◆ What is needed: Begin at the first line below and copy each line exactly, ending with the line where "Implies(q & r" appears.

◆ Record excerpts:
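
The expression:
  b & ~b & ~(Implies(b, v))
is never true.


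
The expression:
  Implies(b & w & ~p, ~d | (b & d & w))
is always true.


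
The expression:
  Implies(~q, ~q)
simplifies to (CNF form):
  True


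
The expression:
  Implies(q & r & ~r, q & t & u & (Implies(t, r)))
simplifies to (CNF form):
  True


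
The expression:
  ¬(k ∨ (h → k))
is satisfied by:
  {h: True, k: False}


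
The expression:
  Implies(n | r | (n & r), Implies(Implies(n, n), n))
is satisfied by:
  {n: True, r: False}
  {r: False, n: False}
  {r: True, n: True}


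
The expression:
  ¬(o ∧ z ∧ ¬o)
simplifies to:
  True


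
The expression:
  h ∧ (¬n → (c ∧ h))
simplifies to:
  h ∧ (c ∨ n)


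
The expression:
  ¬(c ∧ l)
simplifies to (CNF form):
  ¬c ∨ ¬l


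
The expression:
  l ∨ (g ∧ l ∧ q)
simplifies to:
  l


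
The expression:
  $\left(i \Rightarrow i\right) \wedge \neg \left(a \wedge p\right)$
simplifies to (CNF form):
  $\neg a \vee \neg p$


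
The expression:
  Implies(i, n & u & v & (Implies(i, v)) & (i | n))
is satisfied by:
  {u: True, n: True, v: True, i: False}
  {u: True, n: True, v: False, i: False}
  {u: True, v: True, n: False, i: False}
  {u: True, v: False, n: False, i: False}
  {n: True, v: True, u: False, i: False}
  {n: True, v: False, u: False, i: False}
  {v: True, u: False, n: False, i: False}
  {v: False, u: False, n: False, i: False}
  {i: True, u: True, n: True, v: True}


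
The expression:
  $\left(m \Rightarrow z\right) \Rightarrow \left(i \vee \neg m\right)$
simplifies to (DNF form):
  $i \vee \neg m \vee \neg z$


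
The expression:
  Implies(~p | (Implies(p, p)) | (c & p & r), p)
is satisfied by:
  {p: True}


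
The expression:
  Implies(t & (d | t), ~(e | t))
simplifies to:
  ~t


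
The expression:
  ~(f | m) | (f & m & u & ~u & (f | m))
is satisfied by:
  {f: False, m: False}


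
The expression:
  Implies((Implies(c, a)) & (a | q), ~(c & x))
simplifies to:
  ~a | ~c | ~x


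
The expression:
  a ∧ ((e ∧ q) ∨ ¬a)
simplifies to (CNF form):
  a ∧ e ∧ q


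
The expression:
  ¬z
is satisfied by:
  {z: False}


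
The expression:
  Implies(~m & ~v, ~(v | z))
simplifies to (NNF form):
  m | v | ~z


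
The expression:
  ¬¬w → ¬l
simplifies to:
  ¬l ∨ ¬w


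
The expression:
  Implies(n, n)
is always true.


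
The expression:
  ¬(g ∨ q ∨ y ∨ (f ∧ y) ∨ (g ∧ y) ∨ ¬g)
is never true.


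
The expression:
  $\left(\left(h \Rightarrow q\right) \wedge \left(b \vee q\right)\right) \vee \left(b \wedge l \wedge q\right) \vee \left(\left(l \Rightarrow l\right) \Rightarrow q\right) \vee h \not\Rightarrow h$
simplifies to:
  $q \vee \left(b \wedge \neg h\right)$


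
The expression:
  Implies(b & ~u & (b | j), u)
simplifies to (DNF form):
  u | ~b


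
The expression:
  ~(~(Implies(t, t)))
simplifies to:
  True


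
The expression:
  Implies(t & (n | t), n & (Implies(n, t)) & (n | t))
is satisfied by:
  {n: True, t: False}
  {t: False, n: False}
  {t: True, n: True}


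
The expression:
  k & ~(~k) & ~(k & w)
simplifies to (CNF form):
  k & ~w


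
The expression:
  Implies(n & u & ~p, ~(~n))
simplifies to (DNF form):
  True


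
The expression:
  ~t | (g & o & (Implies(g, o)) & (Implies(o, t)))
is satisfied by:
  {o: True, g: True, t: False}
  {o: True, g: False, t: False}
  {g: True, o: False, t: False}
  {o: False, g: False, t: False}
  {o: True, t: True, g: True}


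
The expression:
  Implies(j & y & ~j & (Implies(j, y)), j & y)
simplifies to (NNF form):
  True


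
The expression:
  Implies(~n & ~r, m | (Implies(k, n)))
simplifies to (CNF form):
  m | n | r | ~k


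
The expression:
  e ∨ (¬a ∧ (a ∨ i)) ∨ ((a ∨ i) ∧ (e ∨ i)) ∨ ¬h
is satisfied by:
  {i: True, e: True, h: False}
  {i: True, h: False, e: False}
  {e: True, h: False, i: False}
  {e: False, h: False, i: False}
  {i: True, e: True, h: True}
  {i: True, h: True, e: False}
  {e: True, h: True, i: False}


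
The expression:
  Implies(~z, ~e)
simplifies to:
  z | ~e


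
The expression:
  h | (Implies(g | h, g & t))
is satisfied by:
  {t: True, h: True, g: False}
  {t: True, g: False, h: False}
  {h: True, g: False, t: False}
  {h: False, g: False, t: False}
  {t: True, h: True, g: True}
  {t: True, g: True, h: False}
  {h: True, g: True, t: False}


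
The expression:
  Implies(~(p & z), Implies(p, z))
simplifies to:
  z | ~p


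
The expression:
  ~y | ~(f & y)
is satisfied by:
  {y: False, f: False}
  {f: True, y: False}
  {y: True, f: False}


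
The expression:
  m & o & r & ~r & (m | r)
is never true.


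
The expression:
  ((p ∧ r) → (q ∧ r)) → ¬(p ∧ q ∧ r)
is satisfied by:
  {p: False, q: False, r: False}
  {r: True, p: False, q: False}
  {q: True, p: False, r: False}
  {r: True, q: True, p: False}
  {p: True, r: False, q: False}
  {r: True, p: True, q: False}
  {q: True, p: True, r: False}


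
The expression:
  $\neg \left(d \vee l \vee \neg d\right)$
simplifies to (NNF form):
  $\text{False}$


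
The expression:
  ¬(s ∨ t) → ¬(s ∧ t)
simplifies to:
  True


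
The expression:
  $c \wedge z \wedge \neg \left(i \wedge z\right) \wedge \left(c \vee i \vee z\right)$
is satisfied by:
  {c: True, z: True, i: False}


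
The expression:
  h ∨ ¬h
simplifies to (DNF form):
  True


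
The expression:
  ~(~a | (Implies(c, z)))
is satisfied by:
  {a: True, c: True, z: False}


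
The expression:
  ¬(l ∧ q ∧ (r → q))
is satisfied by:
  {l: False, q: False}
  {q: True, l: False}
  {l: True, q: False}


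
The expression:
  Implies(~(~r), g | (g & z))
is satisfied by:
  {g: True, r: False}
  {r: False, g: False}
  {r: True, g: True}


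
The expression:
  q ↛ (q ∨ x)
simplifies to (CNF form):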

◆ Output for this task:
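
The expression:
  b & ~b & ~(Implies(b, v))
is never true.


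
The expression:
  Implies(b & w & ~p, ~d | (b & d & w))
is always true.


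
The expression:
  Implies(~q, ~q)
simplifies to (CNF form):
  True


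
The expression:
  Implies(q & r & ~r, q & t & u & (Implies(t, r)))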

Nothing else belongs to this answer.